(Collected data)
——

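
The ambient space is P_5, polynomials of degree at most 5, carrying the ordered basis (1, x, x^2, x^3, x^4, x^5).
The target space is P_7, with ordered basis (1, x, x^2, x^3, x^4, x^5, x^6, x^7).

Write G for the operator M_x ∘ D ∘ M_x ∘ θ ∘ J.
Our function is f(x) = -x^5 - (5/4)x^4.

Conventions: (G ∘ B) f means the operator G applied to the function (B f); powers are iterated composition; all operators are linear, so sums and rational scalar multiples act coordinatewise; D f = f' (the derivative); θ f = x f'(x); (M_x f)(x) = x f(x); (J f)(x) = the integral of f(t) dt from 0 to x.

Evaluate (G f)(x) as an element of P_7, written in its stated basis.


the image equals g(x) = -7x^7 - (15/2)x^6

J f = -(1/6)x^6 - (1/4)x^5
θ J f = -x^6 - (5/4)x^5
M_x (θ ∘ J) f = -x^7 - (5/4)x^6
D M_x (θ ∘ J) f = -7x^6 - (15/2)x^5
M_x D M_x (θ ∘ J) f = -7x^7 - (15/2)x^6


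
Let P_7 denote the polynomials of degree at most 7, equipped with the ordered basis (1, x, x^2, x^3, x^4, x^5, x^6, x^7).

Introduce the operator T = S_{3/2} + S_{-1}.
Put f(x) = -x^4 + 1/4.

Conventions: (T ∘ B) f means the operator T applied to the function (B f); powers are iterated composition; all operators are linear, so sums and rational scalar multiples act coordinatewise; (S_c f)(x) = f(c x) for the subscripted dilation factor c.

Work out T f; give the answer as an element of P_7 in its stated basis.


the result is g(x) = -(97/16)x^4 + 1/2

S_{3/2} f = -(81/16)x^4 + 1/4
S_{-1} f = -x^4 + 1/4
(S_{3/2} + S_{-1}) f = -(97/16)x^4 + 1/2


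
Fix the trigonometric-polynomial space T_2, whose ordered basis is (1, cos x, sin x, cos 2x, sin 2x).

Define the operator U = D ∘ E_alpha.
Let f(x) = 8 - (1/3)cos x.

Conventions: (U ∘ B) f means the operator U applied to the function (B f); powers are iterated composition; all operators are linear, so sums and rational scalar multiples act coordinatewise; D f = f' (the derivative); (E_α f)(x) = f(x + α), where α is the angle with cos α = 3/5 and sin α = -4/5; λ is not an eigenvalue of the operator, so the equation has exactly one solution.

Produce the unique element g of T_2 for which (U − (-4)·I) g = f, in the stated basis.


write g with unknown coordinates in the stated basis and equate coefficients in (U − (-4)·I) g = f
solving from the highest basis element down gives g = 2 - (8/117)cos x - (1/117)sin x
check: U g = -(7/117)cos x + (4/117)sin x
so U g − (-4)·g = 8 - (1/3)cos x = f ✓

the result is g(x) = 2 - (8/117)cos x - (1/117)sin x


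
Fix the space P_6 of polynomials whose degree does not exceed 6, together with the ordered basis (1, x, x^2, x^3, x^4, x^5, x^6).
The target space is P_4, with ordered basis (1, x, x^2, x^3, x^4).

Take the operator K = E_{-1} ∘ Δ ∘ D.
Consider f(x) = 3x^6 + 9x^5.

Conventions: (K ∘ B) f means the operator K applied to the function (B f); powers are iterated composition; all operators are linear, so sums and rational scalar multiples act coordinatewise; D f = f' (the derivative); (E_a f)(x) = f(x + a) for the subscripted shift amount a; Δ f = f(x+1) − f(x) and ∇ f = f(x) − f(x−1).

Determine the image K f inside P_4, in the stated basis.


g(x) = 90x^4 - 90x^2 + 90x - 27

D f = 18x^5 + 45x^4
Δ D f = 90x^4 + 360x^3 + 450x^2 + 270x + 63
E_{-1} Δ D f = 90x^4 - 90x^2 + 90x - 27


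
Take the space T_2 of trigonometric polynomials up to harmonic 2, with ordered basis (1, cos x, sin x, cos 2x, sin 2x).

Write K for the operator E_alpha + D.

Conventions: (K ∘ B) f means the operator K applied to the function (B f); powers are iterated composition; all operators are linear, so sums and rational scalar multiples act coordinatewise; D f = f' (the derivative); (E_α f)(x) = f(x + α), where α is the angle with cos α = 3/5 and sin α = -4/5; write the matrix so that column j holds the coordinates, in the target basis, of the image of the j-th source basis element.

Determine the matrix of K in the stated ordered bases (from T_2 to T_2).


the matrix is [[1, 0, 0, 0, 0]; [0, 3/5, 1/5, 0, 0]; [0, -1/5, 3/5, 0, 0]; [0, 0, 0, -7/25, 26/25]; [0, 0, 0, -26/25, -7/25]] (rows listed top to bottom)

image of 1: 1
image of cos x: (3/5)cos x - (1/5)sin x
image of sin x: (1/5)cos x + (3/5)sin x
image of cos 2x: -(7/25)cos 2x - (26/25)sin 2x
image of sin 2x: (26/25)cos 2x - (7/25)sin 2x
each image's coordinates form column j of the matrix


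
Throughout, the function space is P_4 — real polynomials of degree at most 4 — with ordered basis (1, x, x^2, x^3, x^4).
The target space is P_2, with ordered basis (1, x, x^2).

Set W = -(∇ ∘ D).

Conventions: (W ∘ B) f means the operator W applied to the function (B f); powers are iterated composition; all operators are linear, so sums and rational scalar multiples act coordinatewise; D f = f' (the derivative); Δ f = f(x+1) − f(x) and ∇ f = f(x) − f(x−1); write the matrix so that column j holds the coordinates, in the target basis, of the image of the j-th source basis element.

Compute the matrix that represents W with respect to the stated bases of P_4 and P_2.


image of 1: 0
image of x: 0
image of x^2: -2
image of x^3: -6x + 3
image of x^4: -12x^2 + 12x - 4
each image's coordinates form column j of the matrix

the matrix is [[0, 0, -2, 3, -4]; [0, 0, 0, -6, 12]; [0, 0, 0, 0, -12]] (rows listed top to bottom)


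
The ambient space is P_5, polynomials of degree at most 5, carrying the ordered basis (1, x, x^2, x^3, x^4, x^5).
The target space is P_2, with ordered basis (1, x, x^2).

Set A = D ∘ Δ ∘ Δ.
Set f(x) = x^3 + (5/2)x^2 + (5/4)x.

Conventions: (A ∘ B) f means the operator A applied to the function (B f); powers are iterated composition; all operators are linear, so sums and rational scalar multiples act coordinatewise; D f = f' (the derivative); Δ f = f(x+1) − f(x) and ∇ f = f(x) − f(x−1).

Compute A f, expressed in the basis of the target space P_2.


Δ f = 3x^2 + 8x + 19/4
Δ Δ f = 6x + 11
D Δ Δ f = 6

the result is g(x) = 6


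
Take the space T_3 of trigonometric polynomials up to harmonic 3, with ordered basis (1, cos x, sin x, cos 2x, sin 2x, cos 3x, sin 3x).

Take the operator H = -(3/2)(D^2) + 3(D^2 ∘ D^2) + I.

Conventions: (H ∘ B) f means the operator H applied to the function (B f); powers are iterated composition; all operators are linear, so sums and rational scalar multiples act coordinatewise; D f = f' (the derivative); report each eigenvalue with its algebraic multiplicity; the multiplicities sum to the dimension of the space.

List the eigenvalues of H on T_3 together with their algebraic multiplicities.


image of 1: 1
image of cos x: (11/2)cos x
image of sin x: (11/2)sin x
image of cos 2x: 55cos 2x
image of sin 2x: 55sin 2x
image of cos 3x: (515/2)cos 3x
image of sin 3x: (515/2)sin 3x
the matrix is diagonal; its diagonal is (1, 11/2, 11/2, 55, 55, 515/2, 515/2)
for a triangular matrix the eigenvalues are the diagonal entries, with algebraic multiplicity their repetition count

λ = 1 (multiplicity 1), λ = 11/2 (multiplicity 2), λ = 55 (multiplicity 2), λ = 515/2 (multiplicity 2)


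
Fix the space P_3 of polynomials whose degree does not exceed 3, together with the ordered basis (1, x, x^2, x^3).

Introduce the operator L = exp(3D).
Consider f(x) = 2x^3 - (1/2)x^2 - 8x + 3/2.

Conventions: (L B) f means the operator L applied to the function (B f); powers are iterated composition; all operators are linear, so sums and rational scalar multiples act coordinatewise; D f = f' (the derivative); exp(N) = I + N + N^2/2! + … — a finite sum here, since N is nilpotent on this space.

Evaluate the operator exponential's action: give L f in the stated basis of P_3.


g(x) = 2x^3 + (35/2)x^2 + 43x + 27

order-1 term: 18x^2 - 3x - 24
order-2 term: 54x - 9/2
order-3 term: 54
the series for exp(3D) f terminates at order 3
exp(3D) f = 2x^3 + (35/2)x^2 + 43x + 27


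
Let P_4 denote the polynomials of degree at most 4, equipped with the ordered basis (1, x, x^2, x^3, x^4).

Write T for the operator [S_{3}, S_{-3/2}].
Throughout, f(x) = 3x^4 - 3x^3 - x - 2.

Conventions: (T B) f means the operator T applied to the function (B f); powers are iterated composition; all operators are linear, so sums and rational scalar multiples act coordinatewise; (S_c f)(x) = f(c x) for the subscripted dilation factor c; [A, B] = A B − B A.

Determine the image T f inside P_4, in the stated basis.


g(x) = 0

S_{-3/2} f = (243/16)x^4 + (81/8)x^3 + (3/2)x - 2
S_{3} S_{-3/2} f = (19683/16)x^4 + (2187/8)x^3 + (9/2)x - 2
S_{3} f = 243x^4 - 81x^3 - 3x - 2
S_{-3/2} S_{3} f = (19683/16)x^4 + (2187/8)x^3 + (9/2)x - 2
[S_{3}, S_{-3/2}] f = 0


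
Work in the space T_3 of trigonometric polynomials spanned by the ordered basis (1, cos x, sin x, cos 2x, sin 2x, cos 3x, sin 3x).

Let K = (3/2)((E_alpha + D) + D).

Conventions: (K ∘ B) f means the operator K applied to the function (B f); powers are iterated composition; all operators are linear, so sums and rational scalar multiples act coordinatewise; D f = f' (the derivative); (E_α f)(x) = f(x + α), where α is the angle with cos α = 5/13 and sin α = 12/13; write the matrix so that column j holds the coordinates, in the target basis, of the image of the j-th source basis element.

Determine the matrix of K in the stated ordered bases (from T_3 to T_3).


image of 1: 3/2
image of cos x: (15/26)cos x - (57/13)sin x
image of sin x: (57/13)cos x + (15/26)sin x
image of cos 2x: -(357/338)cos 2x - (1194/169)sin 2x
image of sin 2x: (1194/169)cos 2x - (357/338)sin 2x
image of cos 3x: -(6105/4394)cos 3x - (18531/2197)sin 3x
image of sin 3x: (18531/2197)cos 3x - (6105/4394)sin 3x
each image's coordinates form column j of the matrix

the matrix is [[3/2, 0, 0, 0, 0, 0, 0]; [0, 15/26, 57/13, 0, 0, 0, 0]; [0, -57/13, 15/26, 0, 0, 0, 0]; [0, 0, 0, -357/338, 1194/169, 0, 0]; [0, 0, 0, -1194/169, -357/338, 0, 0]; [0, 0, 0, 0, 0, -6105/4394, 18531/2197]; [0, 0, 0, 0, 0, -18531/2197, -6105/4394]] (rows listed top to bottom)


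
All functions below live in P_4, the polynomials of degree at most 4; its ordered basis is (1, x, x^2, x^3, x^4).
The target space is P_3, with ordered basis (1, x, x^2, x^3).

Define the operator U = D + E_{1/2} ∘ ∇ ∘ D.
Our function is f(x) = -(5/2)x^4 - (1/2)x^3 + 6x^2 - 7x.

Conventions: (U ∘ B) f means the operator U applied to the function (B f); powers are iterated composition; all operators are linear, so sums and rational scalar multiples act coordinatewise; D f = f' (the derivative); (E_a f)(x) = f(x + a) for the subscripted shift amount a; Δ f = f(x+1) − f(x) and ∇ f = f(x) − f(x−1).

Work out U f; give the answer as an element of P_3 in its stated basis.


D f = -10x^3 - (3/2)x^2 + 12x - 7
D f = -10x^3 - (3/2)x^2 + 12x - 7
∇ D f = -30x^2 + 27x + 7/2
E_{1/2} ∇ D f = -30x^2 - 3x + 19/2
(D + E_{1/2} ∘ ∇ ∘ D) f = -10x^3 - (63/2)x^2 + 9x + 5/2

the image equals g(x) = -10x^3 - (63/2)x^2 + 9x + 5/2


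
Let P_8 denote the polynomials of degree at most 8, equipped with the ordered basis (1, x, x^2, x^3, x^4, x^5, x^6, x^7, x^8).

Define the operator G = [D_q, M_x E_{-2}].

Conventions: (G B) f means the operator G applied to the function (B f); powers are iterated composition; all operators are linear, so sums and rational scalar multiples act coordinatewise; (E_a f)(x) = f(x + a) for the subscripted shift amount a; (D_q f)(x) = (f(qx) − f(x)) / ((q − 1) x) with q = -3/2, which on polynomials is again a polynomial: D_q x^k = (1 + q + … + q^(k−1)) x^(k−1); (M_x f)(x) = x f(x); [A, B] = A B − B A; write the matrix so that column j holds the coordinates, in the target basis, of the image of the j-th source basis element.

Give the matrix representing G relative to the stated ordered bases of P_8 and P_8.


image of 1: 1
image of x: -(3/2)x - 2
image of x^2: (9/4)x^2 + x + 4
image of x^3: -(27/8)x^3 - (7/2)x^2 - 13x - 8
image of x^4: (81/16)x^4 + (13/4)x^3 + (123/2)x^2 + 3x + 16
image of x^5: -(243/32)x^5 - (55/8)x^4 - (295/2)x^3 - 30x^2 - 95x - 32
image of x^6: (729/64)x^6 + (133/16)x^5 + (745/2)x^4 - (145/2)x^3 + (1505/2)x^2 - 37x + 64
image of x^7: -(2187/128)x^7 - (463/32)x^6 - (12531/16)x^5 + 195x^4 - (10585/4)x^3 + 213x^2 - 687x - 128
image of x^8: (6561/256)x^8 + (1261/64)x^7 + (52409/32)x^6 - (14343/16)x^5 + (74935/8)x^4 - (14833/4)x^3 + (15099/2)x^2 - 749x + 256
each image's coordinates form column j of the matrix

the matrix is [[1, -2, 4, -8, 16, -32, 64, -128, 256]; [0, -3/2, 1, -13, 3, -95, -37, -687, -749]; [0, 0, 9/4, -7/2, 123/2, -30, 1505/2, 213, 15099/2]; [0, 0, 0, -27/8, 13/4, -295/2, -145/2, -10585/4, -14833/4]; [0, 0, 0, 0, 81/16, -55/8, 745/2, 195, 74935/8]; [0, 0, 0, 0, 0, -243/32, 133/16, -12531/16, -14343/16]; [0, 0, 0, 0, 0, 0, 729/64, -463/32, 52409/32]; [0, 0, 0, 0, 0, 0, 0, -2187/128, 1261/64]; [0, 0, 0, 0, 0, 0, 0, 0, 6561/256]] (rows listed top to bottom)


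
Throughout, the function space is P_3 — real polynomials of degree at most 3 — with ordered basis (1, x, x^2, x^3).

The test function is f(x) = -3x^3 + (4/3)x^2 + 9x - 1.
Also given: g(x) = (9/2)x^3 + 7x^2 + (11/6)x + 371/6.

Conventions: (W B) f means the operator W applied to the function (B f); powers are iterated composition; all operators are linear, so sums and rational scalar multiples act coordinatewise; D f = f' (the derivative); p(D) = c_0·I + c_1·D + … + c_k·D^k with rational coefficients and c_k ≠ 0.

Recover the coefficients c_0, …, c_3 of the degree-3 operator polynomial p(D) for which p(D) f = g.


p(D) = -(3/2)·I − D − D^2 − 4·D^3, i.e. c_0 = -3/2, c_1 = -1, c_2 = -1, c_3 = -4

D^0 f = -3x^3 + (4/3)x^2 + 9x - 1
D^1 f = -9x^2 + (8/3)x + 9
D^2 f = -18x + 8/3
D^3 f = -18
matching coefficients of g against c_0 f + c_1 Df + … from the top degree down determines the c_i
solution: c_0 = -3/2, c_1 = -1, c_2 = -1, c_3 = -4


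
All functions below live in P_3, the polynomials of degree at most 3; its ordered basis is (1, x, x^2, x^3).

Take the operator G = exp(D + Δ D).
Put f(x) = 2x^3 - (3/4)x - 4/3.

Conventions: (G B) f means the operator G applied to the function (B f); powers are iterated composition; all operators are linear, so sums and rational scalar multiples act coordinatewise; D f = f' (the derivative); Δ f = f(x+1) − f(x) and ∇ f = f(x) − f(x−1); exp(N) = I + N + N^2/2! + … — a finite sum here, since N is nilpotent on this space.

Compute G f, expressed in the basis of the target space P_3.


order-1 term: 6x^2 + 12x + 21/4
order-2 term: 6x + 12
order-3 term: 2
the series for exp(D + Δ D) f terminates at order 3
exp(D + Δ D) f = 2x^3 + 6x^2 + (69/4)x + 215/12

g(x) = 2x^3 + 6x^2 + (69/4)x + 215/12


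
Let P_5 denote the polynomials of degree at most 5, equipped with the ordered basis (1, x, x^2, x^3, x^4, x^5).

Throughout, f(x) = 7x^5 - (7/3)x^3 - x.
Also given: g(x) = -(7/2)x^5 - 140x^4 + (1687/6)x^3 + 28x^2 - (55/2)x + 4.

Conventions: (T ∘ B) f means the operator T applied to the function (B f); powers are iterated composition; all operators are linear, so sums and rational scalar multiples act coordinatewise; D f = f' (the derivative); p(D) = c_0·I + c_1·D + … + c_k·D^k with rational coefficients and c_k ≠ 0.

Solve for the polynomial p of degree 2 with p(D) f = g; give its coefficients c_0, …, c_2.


D^0 f = 7x^5 - (7/3)x^3 - x
D^1 f = 35x^4 - 7x^2 - 1
D^2 f = 140x^3 - 14x
matching coefficients of g against c_0 f + c_1 Df + … from the top degree down determines the c_i
solution: c_0 = -1/2, c_1 = -4, c_2 = 2

c_0 = -1/2, c_1 = -4, c_2 = 2


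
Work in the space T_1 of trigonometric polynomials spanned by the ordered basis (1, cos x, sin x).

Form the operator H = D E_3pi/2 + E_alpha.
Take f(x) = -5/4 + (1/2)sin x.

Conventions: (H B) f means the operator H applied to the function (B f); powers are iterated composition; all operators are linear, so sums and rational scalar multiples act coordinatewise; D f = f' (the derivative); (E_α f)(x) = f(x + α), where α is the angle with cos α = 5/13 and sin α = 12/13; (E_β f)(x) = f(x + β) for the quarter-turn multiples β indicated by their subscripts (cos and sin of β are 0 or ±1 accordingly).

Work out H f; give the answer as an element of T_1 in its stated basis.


the image equals g(x) = -5/4 + (6/13)cos x + (9/13)sin x

E_3pi/2 f = -5/4 - (1/2)cos x
D E_3pi/2 f = (1/2)sin x
E_alpha f = -5/4 + (6/13)cos x + (5/26)sin x
(D E_3pi/2 + E_alpha) f = -5/4 + (6/13)cos x + (9/13)sin x


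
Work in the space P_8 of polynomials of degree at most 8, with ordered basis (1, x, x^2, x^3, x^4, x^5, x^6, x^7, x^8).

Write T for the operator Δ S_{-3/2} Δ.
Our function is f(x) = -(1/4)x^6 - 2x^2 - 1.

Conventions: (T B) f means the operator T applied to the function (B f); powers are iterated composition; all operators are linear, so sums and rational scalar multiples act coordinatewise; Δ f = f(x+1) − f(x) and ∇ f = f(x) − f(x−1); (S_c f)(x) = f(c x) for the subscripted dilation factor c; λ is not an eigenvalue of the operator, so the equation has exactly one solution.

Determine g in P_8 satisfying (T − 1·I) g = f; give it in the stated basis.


the result is g(x) = (1/4)x^6 - (3645/64)x^4 - (1215/32)x^3 + (289021/128)x^2 + (30915/128)x - 417263/64

write g with unknown coordinates in the stated basis and equate coefficients in (T − 1·I) g = f
solving from the highest basis element down gives g = (1/4)x^6 - (3645/64)x^4 - (1215/32)x^3 + (289021/128)x^2 + (30915/128)x - 417263/64
check: T g = -(3645/64)x^4 - (1215/32)x^3 + (288765/128)x^2 + (30915/128)x - 417327/64
so T g − 1·g = -(1/4)x^6 - 2x^2 - 1 = f ✓


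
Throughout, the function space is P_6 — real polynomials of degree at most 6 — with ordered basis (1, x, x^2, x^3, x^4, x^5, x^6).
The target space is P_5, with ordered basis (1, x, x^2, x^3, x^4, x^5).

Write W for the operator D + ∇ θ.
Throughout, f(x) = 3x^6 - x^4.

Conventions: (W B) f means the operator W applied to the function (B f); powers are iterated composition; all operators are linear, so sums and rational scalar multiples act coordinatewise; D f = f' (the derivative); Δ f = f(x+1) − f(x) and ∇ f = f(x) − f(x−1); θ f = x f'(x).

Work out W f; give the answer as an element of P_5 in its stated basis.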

——

• _WORK TO COMPLETE_:
In the entries above, find the line holding "Let P_5 denote" and the line holding "Also given: g(x) = -(7/2)x^5"; print both of them and every line between, exactly, and nothing else.

• _OUTPUT_:
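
Let P_5 denote the polynomials of degree at most 5, equipped with the ordered basis (1, x, x^2, x^3, x^4, x^5).

Throughout, f(x) = 7x^5 - (7/3)x^3 - x.
Also given: g(x) = -(7/2)x^5 - 140x^4 + (1687/6)x^3 + 28x^2 - (55/2)x + 4.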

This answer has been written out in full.